Saved data entries
***

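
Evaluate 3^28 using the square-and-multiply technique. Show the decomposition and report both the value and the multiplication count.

Computing 3^28 by squaring (build up from 3^1; each line after the first costs one multiplication):

3^1 = 3
3^2 = (3^1)^2 = 3^2 = 9
3^3 = 3 * 3^2 = 3 * 9 = 27
3^6 = (3^3)^2 = 27^2 = 729
3^7 = 3 * 3^6 = 3 * 729 = 2187
3^14 = (3^7)^2 = 2187^2 = 4782969
3^28 = (3^14)^2 = 4782969^2 = 22876792454961

Result: 22876792454961
Multiplications needed: 6 (6 lines after 3^1)

3^28 = 22876792454961. Using exponentiation by squaring, this requires 6 multiplications. The key idea: if the exponent is even, square the half-power; if odd, multiply by the base once.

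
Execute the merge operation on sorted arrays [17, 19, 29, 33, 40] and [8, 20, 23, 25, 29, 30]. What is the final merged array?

Merging process:

Compare 17 vs 8: take 8 from right. Merged: [8]
Compare 17 vs 20: take 17 from left. Merged: [8, 17]
Compare 19 vs 20: take 19 from left. Merged: [8, 17, 19]
Compare 29 vs 20: take 20 from right. Merged: [8, 17, 19, 20]
Compare 29 vs 23: take 23 from right. Merged: [8, 17, 19, 20, 23]
Compare 29 vs 25: take 25 from right. Merged: [8, 17, 19, 20, 23, 25]
Compare 29 vs 29: take 29 from left. Merged: [8, 17, 19, 20, 23, 25, 29]
Compare 33 vs 29: take 29 from right. Merged: [8, 17, 19, 20, 23, 25, 29, 29]
Compare 33 vs 30: take 30 from right. Merged: [8, 17, 19, 20, 23, 25, 29, 29, 30]
Append remaining from left: [33, 40]. Merged: [8, 17, 19, 20, 23, 25, 29, 29, 30, 33, 40]

Final merged array: [8, 17, 19, 20, 23, 25, 29, 29, 30, 33, 40]
Total comparisons: 9

The merged array is [8, 17, 19, 20, 23, 25, 29, 29, 30, 33, 40], requiring 9 comparisons. The merge step runs in O(n) time where n is the total number of elements.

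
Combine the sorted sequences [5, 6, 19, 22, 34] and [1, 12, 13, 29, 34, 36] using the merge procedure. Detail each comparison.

Merging process:

Compare 5 vs 1: take 1 from right. Merged: [1]
Compare 5 vs 12: take 5 from left. Merged: [1, 5]
Compare 6 vs 12: take 6 from left. Merged: [1, 5, 6]
Compare 19 vs 12: take 12 from right. Merged: [1, 5, 6, 12]
Compare 19 vs 13: take 13 from right. Merged: [1, 5, 6, 12, 13]
Compare 19 vs 29: take 19 from left. Merged: [1, 5, 6, 12, 13, 19]
Compare 22 vs 29: take 22 from left. Merged: [1, 5, 6, 12, 13, 19, 22]
Compare 34 vs 29: take 29 from right. Merged: [1, 5, 6, 12, 13, 19, 22, 29]
Compare 34 vs 34: take 34 from left. Merged: [1, 5, 6, 12, 13, 19, 22, 29, 34]
Append remaining from right: [34, 36]. Merged: [1, 5, 6, 12, 13, 19, 22, 29, 34, 34, 36]

Final merged array: [1, 5, 6, 12, 13, 19, 22, 29, 34, 34, 36]
Total comparisons: 9

The merged array is [1, 5, 6, 12, 13, 19, 22, 29, 34, 34, 36], requiring 9 comparisons. The merge step runs in O(n) time where n is the total number of elements.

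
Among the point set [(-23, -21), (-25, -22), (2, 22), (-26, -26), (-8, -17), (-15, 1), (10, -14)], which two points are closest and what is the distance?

Computing all pairwise distances among 7 points:

d((-23, -21), (-25, -22)) = 2.2361 <-- minimum
d((-23, -21), (2, 22)) = 49.7393
d((-23, -21), (-26, -26)) = 5.831
d((-23, -21), (-8, -17)) = 15.5242
d((-23, -21), (-15, 1)) = 23.4094
d((-23, -21), (10, -14)) = 33.7343
d((-25, -22), (2, 22)) = 51.6236
d((-25, -22), (-26, -26)) = 4.1231
d((-25, -22), (-8, -17)) = 17.72
d((-25, -22), (-15, 1)) = 25.0799
d((-25, -22), (10, -14)) = 35.9026
d((2, 22), (-26, -26)) = 55.5698
d((2, 22), (-8, -17)) = 40.2616
d((2, 22), (-15, 1)) = 27.0185
d((2, 22), (10, -14)) = 36.8782
d((-26, -26), (-8, -17)) = 20.1246
d((-26, -26), (-15, 1)) = 29.1548
d((-26, -26), (10, -14)) = 37.9473
d((-8, -17), (-15, 1)) = 19.3132
d((-8, -17), (10, -14)) = 18.2483
d((-15, 1), (10, -14)) = 29.1548

Closest pair: (-23, -21) and (-25, -22) with distance 2.2361

The closest pair is (-23, -21) and (-25, -22) with Euclidean distance 2.2361. For 7 points, brute-force pairwise comparison is shown above. For large n, the divide-and-conquer algorithm (sort by x, recurse on halves, check the dividing strip) achieves O(n log n).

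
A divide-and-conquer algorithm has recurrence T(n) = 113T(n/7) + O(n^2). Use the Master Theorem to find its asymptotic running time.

Master Theorem for T(n) = 113T(n/7) + O(n^2):

a = 113, b = 7, c = 2
log_b(a) = log_7(113) = 2.4294

Case 1: c = 2 < log_7(113) = 2.4294
T(n) = O(n^(log_7 113))

For T(n) = 113T(n/7) + O(n^2): log_7(113) = 2.4294. This is Case 1 of the Master Theorem (c < log_b(a), work dominated by leaves), giving O(n^(log_7 113)).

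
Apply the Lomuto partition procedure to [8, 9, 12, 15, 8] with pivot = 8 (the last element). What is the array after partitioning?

Lomuto partition with pivot = 8:

Initial array: [8, 9, 12, 15, 8]

arr[0]=8 <= 8: swap with position 0, array becomes [8, 9, 12, 15, 8]
arr[1]=9 > 8: no swap
arr[2]=12 > 8: no swap
arr[3]=15 > 8: no swap

Place pivot at position 1: [8, 8, 12, 15, 9]
Pivot position: 1

After partitioning with pivot 8, the array becomes [8, 8, 12, 15, 9]. The pivot is placed at index 1. All elements to the left of the pivot are <= 8, and all elements to the right are > 8.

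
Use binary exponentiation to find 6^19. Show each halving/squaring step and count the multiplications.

Computing 6^19 by squaring (build up from 6^1; each line after the first costs one multiplication):

6^1 = 6
6^2 = (6^1)^2 = 6^2 = 36
6^4 = (6^2)^2 = 36^2 = 1296
6^8 = (6^4)^2 = 1296^2 = 1679616
6^9 = 6 * 6^8 = 6 * 1679616 = 10077696
6^18 = (6^9)^2 = 10077696^2 = 101559956668416
6^19 = 6 * 6^18 = 6 * 101559956668416 = 609359740010496

Result: 609359740010496
Multiplications needed: 6 (6 lines after 6^1)

6^19 = 609359740010496. Using exponentiation by squaring, this requires 6 multiplications. The key idea: if the exponent is even, square the half-power; if odd, multiply by the base once.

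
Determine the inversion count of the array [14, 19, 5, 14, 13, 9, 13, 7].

Finding inversions in [14, 19, 5, 14, 13, 9, 13, 7]:

(0, 2): arr[0]=14 > arr[2]=5
(0, 4): arr[0]=14 > arr[4]=13
(0, 5): arr[0]=14 > arr[5]=9
(0, 6): arr[0]=14 > arr[6]=13
(0, 7): arr[0]=14 > arr[7]=7
(1, 2): arr[1]=19 > arr[2]=5
(1, 3): arr[1]=19 > arr[3]=14
(1, 4): arr[1]=19 > arr[4]=13
(1, 5): arr[1]=19 > arr[5]=9
(1, 6): arr[1]=19 > arr[6]=13
(1, 7): arr[1]=19 > arr[7]=7
(3, 4): arr[3]=14 > arr[4]=13
(3, 5): arr[3]=14 > arr[5]=9
(3, 6): arr[3]=14 > arr[6]=13
(3, 7): arr[3]=14 > arr[7]=7
(4, 5): arr[4]=13 > arr[5]=9
(4, 7): arr[4]=13 > arr[7]=7
(5, 7): arr[5]=9 > arr[7]=7
(6, 7): arr[6]=13 > arr[7]=7

Total inversions: 19

The array has 19 inversion(s): (0,2), (0,4), (0,5), (0,6), (0,7), (1,2), (1,3), (1,4), (1,5), (1,6), (1,7), (3,4), (3,5), (3,6), (3,7), (4,5), (4,7), (5,7), (6,7). Each pair (i,j) satisfies i < j and arr[i] > arr[j].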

***

:: ASSIGNMENT ::
Each line from the one with "Determine the inversion" through the end of the records above should be written out exactly. No other line should appear.

:: ANSWER SPACE ::
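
Determine the inversion count of the array [14, 19, 5, 14, 13, 9, 13, 7].

Finding inversions in [14, 19, 5, 14, 13, 9, 13, 7]:

(0, 2): arr[0]=14 > arr[2]=5
(0, 4): arr[0]=14 > arr[4]=13
(0, 5): arr[0]=14 > arr[5]=9
(0, 6): arr[0]=14 > arr[6]=13
(0, 7): arr[0]=14 > arr[7]=7
(1, 2): arr[1]=19 > arr[2]=5
(1, 3): arr[1]=19 > arr[3]=14
(1, 4): arr[1]=19 > arr[4]=13
(1, 5): arr[1]=19 > arr[5]=9
(1, 6): arr[1]=19 > arr[6]=13
(1, 7): arr[1]=19 > arr[7]=7
(3, 4): arr[3]=14 > arr[4]=13
(3, 5): arr[3]=14 > arr[5]=9
(3, 6): arr[3]=14 > arr[6]=13
(3, 7): arr[3]=14 > arr[7]=7
(4, 5): arr[4]=13 > arr[5]=9
(4, 7): arr[4]=13 > arr[7]=7
(5, 7): arr[5]=9 > arr[7]=7
(6, 7): arr[6]=13 > arr[7]=7

Total inversions: 19

The array has 19 inversion(s): (0,2), (0,4), (0,5), (0,6), (0,7), (1,2), (1,3), (1,4), (1,5), (1,6), (1,7), (3,4), (3,5), (3,6), (3,7), (4,5), (4,7), (5,7), (6,7). Each pair (i,j) satisfies i < j and arr[i] > arr[j].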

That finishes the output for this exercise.